[[ TASK INPUT, beginning ]]

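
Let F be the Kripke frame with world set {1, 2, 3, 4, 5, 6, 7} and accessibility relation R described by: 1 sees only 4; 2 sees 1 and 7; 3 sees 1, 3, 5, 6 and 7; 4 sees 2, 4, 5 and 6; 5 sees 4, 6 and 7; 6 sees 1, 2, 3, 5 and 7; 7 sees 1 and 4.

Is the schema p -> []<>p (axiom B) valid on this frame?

No

The schema B characterises exactly the symmetric frames.
Symmetric: no — 1 R 4 but not 4 R 1.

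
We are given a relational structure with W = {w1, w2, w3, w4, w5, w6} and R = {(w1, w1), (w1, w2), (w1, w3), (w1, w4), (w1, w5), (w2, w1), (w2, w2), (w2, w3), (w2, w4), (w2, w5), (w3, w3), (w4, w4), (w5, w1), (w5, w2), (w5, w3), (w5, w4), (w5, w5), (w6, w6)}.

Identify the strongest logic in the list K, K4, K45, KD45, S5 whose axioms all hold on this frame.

K4

Transitive (axiom 4): yes — every two-step R-path is closed by a direct edge.
Euclidean (axiom 5): no — w1 R w3 and w1 R w2, but not w3 R w2.
Serial (axiom D): yes — every world has a successor (e.g. w1 R w1).
Reflexive (axiom T): yes — every world is R-related to itself.
So F validates K, K4; K45 would additionally require R to be Euclidean. The strongest is K4.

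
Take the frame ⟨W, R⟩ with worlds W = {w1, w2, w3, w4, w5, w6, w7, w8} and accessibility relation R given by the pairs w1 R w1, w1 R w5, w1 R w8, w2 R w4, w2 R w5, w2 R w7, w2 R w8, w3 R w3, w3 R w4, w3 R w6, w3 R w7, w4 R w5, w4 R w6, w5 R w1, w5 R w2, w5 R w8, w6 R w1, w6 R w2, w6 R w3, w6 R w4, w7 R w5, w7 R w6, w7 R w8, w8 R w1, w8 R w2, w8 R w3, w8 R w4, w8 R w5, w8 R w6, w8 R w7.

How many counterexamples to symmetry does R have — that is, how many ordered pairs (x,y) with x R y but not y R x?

12

Enumerating: (w2,w4), (w2,w7), (w3,w4), (w3,w7), (w4,w5), (w6,w1), (w6,w2), (w7,w5), (w7,w6), (w8,w3), (w8,w4), (w8,w6).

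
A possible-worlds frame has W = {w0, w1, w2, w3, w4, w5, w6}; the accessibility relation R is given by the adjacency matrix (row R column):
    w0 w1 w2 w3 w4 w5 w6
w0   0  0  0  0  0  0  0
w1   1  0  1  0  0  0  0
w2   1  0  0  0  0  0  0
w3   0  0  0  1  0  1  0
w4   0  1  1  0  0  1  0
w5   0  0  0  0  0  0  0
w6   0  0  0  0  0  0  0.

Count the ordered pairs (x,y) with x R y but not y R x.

Enumerating: (w1,w0), (w1,w2), (w2,w0), (w3,w5), (w4,w1), (w4,w2), (w4,w5).

7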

[[ TASK INPUT, end ]]

## TRY IT
For every line above that holds the word "given", report the whole line.

## WRITTEN SOLUTION
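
We are given a relational structure with W = {w1, w2, w3, w4, w5, w6} and R = {(w1, w1), (w1, w2), (w1, w3), (w1, w4), (w1, w5), (w2, w1), (w2, w2), (w2, w3), (w2, w4), (w2, w5), (w3, w3), (w4, w4), (w5, w1), (w5, w2), (w5, w3), (w5, w4), (w5, w5), (w6, w6)}.
Take the frame ⟨W, R⟩ with worlds W = {w1, w2, w3, w4, w5, w6, w7, w8} and accessibility relation R given by the pairs w1 R w1, w1 R w5, w1 R w8, w2 R w4, w2 R w5, w2 R w7, w2 R w8, w3 R w3, w3 R w4, w3 R w6, w3 R w7, w4 R w5, w4 R w6, w5 R w1, w5 R w2, w5 R w8, w6 R w1, w6 R w2, w6 R w3, w6 R w4, w7 R w5, w7 R w6, w7 R w8, w8 R w1, w8 R w2, w8 R w3, w8 R w4, w8 R w5, w8 R w6, w8 R w7.
A possible-worlds frame has W = {w0, w1, w2, w3, w4, w5, w6}; the accessibility relation R is given by the adjacency matrix (row R column):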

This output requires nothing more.